- _Extracted data_:

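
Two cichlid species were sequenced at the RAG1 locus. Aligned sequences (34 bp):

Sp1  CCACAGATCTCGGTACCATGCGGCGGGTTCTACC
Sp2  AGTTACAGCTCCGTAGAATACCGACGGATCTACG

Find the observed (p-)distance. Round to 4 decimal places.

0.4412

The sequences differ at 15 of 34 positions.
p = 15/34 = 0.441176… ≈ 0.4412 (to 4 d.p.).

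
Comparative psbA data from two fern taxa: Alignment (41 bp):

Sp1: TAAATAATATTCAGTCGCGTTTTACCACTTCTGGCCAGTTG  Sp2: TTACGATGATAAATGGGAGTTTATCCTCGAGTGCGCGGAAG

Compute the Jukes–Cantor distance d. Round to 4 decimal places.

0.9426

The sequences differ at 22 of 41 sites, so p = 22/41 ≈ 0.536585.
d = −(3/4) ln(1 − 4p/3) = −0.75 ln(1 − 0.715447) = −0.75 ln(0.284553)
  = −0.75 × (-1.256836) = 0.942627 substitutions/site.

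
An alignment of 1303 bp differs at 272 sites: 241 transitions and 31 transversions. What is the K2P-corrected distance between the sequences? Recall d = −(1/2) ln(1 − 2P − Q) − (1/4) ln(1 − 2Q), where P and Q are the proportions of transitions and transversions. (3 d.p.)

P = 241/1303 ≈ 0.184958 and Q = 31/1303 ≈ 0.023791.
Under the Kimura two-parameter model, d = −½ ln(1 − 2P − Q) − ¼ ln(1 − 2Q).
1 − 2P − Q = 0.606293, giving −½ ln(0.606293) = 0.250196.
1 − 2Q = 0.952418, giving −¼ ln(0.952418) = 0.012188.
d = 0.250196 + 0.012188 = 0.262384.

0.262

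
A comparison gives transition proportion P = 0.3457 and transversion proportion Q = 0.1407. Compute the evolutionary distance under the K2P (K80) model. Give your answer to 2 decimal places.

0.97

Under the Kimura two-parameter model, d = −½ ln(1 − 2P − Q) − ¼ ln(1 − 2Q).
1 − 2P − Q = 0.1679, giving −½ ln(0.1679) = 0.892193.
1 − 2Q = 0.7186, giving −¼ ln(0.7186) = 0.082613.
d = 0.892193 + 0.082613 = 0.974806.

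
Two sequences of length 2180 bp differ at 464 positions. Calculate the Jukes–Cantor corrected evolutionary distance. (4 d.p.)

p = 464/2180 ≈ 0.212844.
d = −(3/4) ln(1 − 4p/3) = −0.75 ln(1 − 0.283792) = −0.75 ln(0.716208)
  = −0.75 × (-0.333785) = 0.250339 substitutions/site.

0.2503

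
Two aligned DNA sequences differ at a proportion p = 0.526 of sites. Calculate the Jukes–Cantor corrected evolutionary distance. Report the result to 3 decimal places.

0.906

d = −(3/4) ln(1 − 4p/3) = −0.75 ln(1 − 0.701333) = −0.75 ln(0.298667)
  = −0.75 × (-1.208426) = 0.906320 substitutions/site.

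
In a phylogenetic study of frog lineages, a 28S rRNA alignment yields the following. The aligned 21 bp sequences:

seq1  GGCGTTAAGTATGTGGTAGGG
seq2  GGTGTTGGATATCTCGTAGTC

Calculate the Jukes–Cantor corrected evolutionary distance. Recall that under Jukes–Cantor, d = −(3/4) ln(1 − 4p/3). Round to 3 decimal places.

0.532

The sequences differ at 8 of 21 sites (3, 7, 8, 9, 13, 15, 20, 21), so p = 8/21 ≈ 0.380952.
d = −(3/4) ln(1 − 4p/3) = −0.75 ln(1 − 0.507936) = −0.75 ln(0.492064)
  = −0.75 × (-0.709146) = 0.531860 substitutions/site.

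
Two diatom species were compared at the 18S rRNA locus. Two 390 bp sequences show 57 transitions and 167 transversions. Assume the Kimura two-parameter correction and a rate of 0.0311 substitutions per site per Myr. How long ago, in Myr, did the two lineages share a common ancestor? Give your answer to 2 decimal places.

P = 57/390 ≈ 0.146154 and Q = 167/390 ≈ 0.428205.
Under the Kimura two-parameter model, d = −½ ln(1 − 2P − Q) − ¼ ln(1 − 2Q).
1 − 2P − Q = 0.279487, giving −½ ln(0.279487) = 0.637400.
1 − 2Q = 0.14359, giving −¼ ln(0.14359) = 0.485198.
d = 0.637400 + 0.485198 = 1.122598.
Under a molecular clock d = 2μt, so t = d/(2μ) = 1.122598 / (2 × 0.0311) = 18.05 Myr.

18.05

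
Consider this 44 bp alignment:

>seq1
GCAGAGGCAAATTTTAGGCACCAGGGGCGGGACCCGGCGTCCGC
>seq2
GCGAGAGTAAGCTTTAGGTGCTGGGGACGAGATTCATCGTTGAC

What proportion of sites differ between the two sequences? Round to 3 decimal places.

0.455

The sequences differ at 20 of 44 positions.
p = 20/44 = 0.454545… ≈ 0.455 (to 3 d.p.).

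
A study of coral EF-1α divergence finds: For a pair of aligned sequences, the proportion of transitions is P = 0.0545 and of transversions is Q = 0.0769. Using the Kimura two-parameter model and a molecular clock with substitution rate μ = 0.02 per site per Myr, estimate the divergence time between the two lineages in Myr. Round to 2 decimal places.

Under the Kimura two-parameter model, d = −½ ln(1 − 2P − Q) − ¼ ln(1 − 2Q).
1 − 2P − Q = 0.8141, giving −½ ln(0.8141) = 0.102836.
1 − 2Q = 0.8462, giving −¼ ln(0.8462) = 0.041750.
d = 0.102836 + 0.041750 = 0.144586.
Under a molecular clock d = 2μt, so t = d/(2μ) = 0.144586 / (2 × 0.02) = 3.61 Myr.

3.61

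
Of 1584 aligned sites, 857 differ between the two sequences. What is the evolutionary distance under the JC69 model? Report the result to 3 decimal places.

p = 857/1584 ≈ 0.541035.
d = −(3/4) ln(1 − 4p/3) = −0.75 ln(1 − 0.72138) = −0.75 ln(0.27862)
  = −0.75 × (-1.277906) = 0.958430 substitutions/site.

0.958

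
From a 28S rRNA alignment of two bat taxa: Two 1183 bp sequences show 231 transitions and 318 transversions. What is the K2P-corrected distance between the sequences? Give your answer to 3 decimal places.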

- _Exercise instructions_: Print the records above once again, exactly as written.

- _The completed task_:
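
Two cichlid species were sequenced at the RAG1 locus. Aligned sequences (34 bp):

Sp1  CCACAGATCTCGGTACCATGCGGCGGGTTCTACC
Sp2  AGTTACAGCTCCGTAGAATACCGACGGATCTACG

Find the observed (p-)distance. Round to 4 decimal places.

0.4412

The sequences differ at 15 of 34 positions.
p = 15/34 = 0.441176… ≈ 0.4412 (to 4 d.p.).

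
Comparative psbA data from two fern taxa: Alignment (41 bp):

Sp1: TAAATAATATTCAGTCGCGTTTTACCACTTCTGGCCAGTTG  Sp2: TTACGATGATAAATGGGAGTTTATCCTCGAGTGCGCGGAAG

Compute the Jukes–Cantor distance d. Round to 4 decimal places.

0.9426

The sequences differ at 22 of 41 sites, so p = 22/41 ≈ 0.536585.
d = −(3/4) ln(1 − 4p/3) = −0.75 ln(1 − 0.715447) = −0.75 ln(0.284553)
  = −0.75 × (-1.256836) = 0.942627 substitutions/site.

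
An alignment of 1303 bp differs at 272 sites: 241 transitions and 31 transversions. What is the K2P-corrected distance between the sequences? Recall d = −(1/2) ln(1 − 2P − Q) − (1/4) ln(1 − 2Q), where P and Q are the proportions of transitions and transversions. (3 d.p.)

P = 241/1303 ≈ 0.184958 and Q = 31/1303 ≈ 0.023791.
Under the Kimura two-parameter model, d = −½ ln(1 − 2P − Q) − ¼ ln(1 − 2Q).
1 − 2P − Q = 0.606293, giving −½ ln(0.606293) = 0.250196.
1 − 2Q = 0.952418, giving −¼ ln(0.952418) = 0.012188.
d = 0.250196 + 0.012188 = 0.262384.

0.262

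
A comparison gives transition proportion P = 0.3457 and transversion proportion Q = 0.1407. Compute the evolutionary distance under the K2P (K80) model. Give your answer to 2 decimal places.

0.97

Under the Kimura two-parameter model, d = −½ ln(1 − 2P − Q) − ¼ ln(1 − 2Q).
1 − 2P − Q = 0.1679, giving −½ ln(0.1679) = 0.892193.
1 − 2Q = 0.7186, giving −¼ ln(0.7186) = 0.082613.
d = 0.892193 + 0.082613 = 0.974806.

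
Two sequences of length 2180 bp differ at 464 positions. Calculate the Jukes–Cantor corrected evolutionary distance. (4 d.p.)

p = 464/2180 ≈ 0.212844.
d = −(3/4) ln(1 − 4p/3) = −0.75 ln(1 − 0.283792) = −0.75 ln(0.716208)
  = −0.75 × (-0.333785) = 0.250339 substitutions/site.

0.2503

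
Two aligned DNA sequences differ at a proportion p = 0.526 of sites. Calculate the Jukes–Cantor corrected evolutionary distance. Report the result to 3 decimal places.

0.906

d = −(3/4) ln(1 − 4p/3) = −0.75 ln(1 − 0.701333) = −0.75 ln(0.298667)
  = −0.75 × (-1.208426) = 0.906320 substitutions/site.

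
In a phylogenetic study of frog lineages, a 28S rRNA alignment yields the following. The aligned 21 bp sequences:

seq1  GGCGTTAAGTATGTGGTAGGG
seq2  GGTGTTGGATATCTCGTAGTC

Calculate the Jukes–Cantor corrected evolutionary distance. Recall that under Jukes–Cantor, d = −(3/4) ln(1 − 4p/3). Round to 3 decimal places.

0.532

The sequences differ at 8 of 21 sites (3, 7, 8, 9, 13, 15, 20, 21), so p = 8/21 ≈ 0.380952.
d = −(3/4) ln(1 − 4p/3) = −0.75 ln(1 − 0.507936) = −0.75 ln(0.492064)
  = −0.75 × (-0.709146) = 0.531860 substitutions/site.

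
Two diatom species were compared at the 18S rRNA locus. Two 390 bp sequences show 57 transitions and 167 transversions. Assume the Kimura two-parameter correction and a rate of 0.0311 substitutions per site per Myr. How long ago, in Myr, did the two lineages share a common ancestor? Give your answer to 2 decimal places.

P = 57/390 ≈ 0.146154 and Q = 167/390 ≈ 0.428205.
Under the Kimura two-parameter model, d = −½ ln(1 − 2P − Q) − ¼ ln(1 − 2Q).
1 − 2P − Q = 0.279487, giving −½ ln(0.279487) = 0.637400.
1 − 2Q = 0.14359, giving −¼ ln(0.14359) = 0.485198.
d = 0.637400 + 0.485198 = 1.122598.
Under a molecular clock d = 2μt, so t = d/(2μ) = 1.122598 / (2 × 0.0311) = 18.05 Myr.

18.05

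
Consider this 44 bp alignment:

>seq1
GCAGAGGCAAATTTTAGGCACCAGGGGCGGGACCCGGCGTCCGC
>seq2
GCGAGAGTAAGCTTTAGGTGCTGGGGACGAGATTCATCGTTGAC

What proportion of sites differ between the two sequences? Round to 3 decimal places.

0.455

The sequences differ at 20 of 44 positions.
p = 20/44 = 0.454545… ≈ 0.455 (to 3 d.p.).

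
A study of coral EF-1α divergence finds: For a pair of aligned sequences, the proportion of transitions is P = 0.0545 and of transversions is Q = 0.0769. Using the Kimura two-parameter model and a molecular clock with substitution rate μ = 0.02 per site per Myr, estimate the divergence time between the two lineages in Myr. Round to 2 decimal places.

Under the Kimura two-parameter model, d = −½ ln(1 − 2P − Q) − ¼ ln(1 − 2Q).
1 − 2P − Q = 0.8141, giving −½ ln(0.8141) = 0.102836.
1 − 2Q = 0.8462, giving −¼ ln(0.8462) = 0.041750.
d = 0.102836 + 0.041750 = 0.144586.
Under a molecular clock d = 2μt, so t = d/(2μ) = 0.144586 / (2 × 0.02) = 3.61 Myr.

3.61

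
Of 1584 aligned sites, 857 differ between the two sequences. What is the evolutionary distance under the JC69 model? Report the result to 3 decimal places.

p = 857/1584 ≈ 0.541035.
d = −(3/4) ln(1 − 4p/3) = −0.75 ln(1 − 0.72138) = −0.75 ln(0.27862)
  = −0.75 × (-1.277906) = 0.958430 substitutions/site.

0.958

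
From a 28S rRNA alignment of two bat taxa: Two 1183 bp sequences show 231 transitions and 318 transversions. What is the K2P-corrected distance between the sequences? Give your answer to 3 decimal places.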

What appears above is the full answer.